PROMPT:
Each record should be reproduced exactly.

- - -

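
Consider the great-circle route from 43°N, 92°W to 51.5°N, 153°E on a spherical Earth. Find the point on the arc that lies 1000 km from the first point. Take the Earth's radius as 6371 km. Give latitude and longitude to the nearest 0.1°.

≈ 49.9°N, 100.4°W

Write both endpoints as unit vectors p₁, p₂ with components (cos φ cos λ, cos φ sin λ, sin φ).
The central angle between the endpoints is δ = arccos(p₁·p₂) ≈ 1.222 rad (70.0°). The total great-circle distance is δ·R ≈ 1.222 × 6371 ≈ 7788 km, so the target fraction is f = 1000/7788 ≈ 0.128.
Interpolate at f ≈ 0.128 with slerp weights a = sin((1−f)δ)/sin δ ≈ 0.931, b = sin(fδ)/sin δ ≈ 0.166.
p = a·p₁ + b·p₂ ≈ (-0.116, -0.633, 0.765); φ = arcsin(p_z) ≈ 49.91°, λ = atan2(p_y, p_x) ≈ -100.38°.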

- - -

EXPECTED OUTPUT:
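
Consider the great-circle route from 43°N, 92°W to 51.5°N, 153°E on a spherical Earth. Find the point on the arc that lies 1000 km from the first point. Take the Earth's radius as 6371 km. Give latitude and longitude to the nearest 0.1°.

≈ 49.9°N, 100.4°W

Write both endpoints as unit vectors p₁, p₂ with components (cos φ cos λ, cos φ sin λ, sin φ).
The central angle between the endpoints is δ = arccos(p₁·p₂) ≈ 1.222 rad (70.0°). The total great-circle distance is δ·R ≈ 1.222 × 6371 ≈ 7788 km, so the target fraction is f = 1000/7788 ≈ 0.128.
Interpolate at f ≈ 0.128 with slerp weights a = sin((1−f)δ)/sin δ ≈ 0.931, b = sin(fδ)/sin δ ≈ 0.166.
p = a·p₁ + b·p₂ ≈ (-0.116, -0.633, 0.765); φ = arcsin(p_z) ≈ 49.91°, λ = atan2(p_y, p_x) ≈ -100.38°.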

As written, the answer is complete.